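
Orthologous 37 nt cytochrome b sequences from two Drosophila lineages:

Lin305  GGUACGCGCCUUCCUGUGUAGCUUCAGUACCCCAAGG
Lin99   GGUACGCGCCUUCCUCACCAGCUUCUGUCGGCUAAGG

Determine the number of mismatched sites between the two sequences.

Mismatches occur at site 16 (G→C), site 17 (U→A), site 18 (G→C), site 19 (U→C), site 26 (A→U), site 29 (A→C), site 30 (C→G), site 31 (C→G), site 33 (C→U).
That gives 9 mismatches out of 37 aligned sites, so the Hamming distance is 9.

9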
***
_REQUIRED WORK_
Print the data above exactly.

_ANSWER FOR THIS EXERCISE_
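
Orthologous 37 nt cytochrome b sequences from two Drosophila lineages:

Lin305  GGUACGCGCCUUCCUGUGUAGCUUCAGUACCCCAAGG
Lin99   GGUACGCGCCUUCCUCACCAGCUUCUGUCGGCUAAGG

Determine the number of mismatched sites between the two sequences.

Mismatches occur at site 16 (G→C), site 17 (U→A), site 18 (G→C), site 19 (U→C), site 26 (A→U), site 29 (A→C), site 30 (C→G), site 31 (C→G), site 33 (C→U).
That gives 9 mismatches out of 37 aligned sites, so the Hamming distance is 9.

9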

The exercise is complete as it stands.